EXERCISE DATA:
----
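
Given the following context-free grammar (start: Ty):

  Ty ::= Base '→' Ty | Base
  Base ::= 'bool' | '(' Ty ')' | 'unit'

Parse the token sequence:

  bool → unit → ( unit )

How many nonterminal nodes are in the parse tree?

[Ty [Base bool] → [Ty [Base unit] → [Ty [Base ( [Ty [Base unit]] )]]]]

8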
----
TASK TO COMPLETE: Each entry above needs to be retyped exactly.

EXPECTED ANSWER:
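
Given the following context-free grammar (start: Ty):

  Ty ::= Base '→' Ty | Base
  Base ::= 'bool' | '(' Ty ')' | 'unit'

Parse the token sequence:

  bool → unit → ( unit )

How many nonterminal nodes are in the parse tree?

[Ty [Base bool] → [Ty [Base unit] → [Ty [Base ( [Ty [Base unit]] )]]]]

8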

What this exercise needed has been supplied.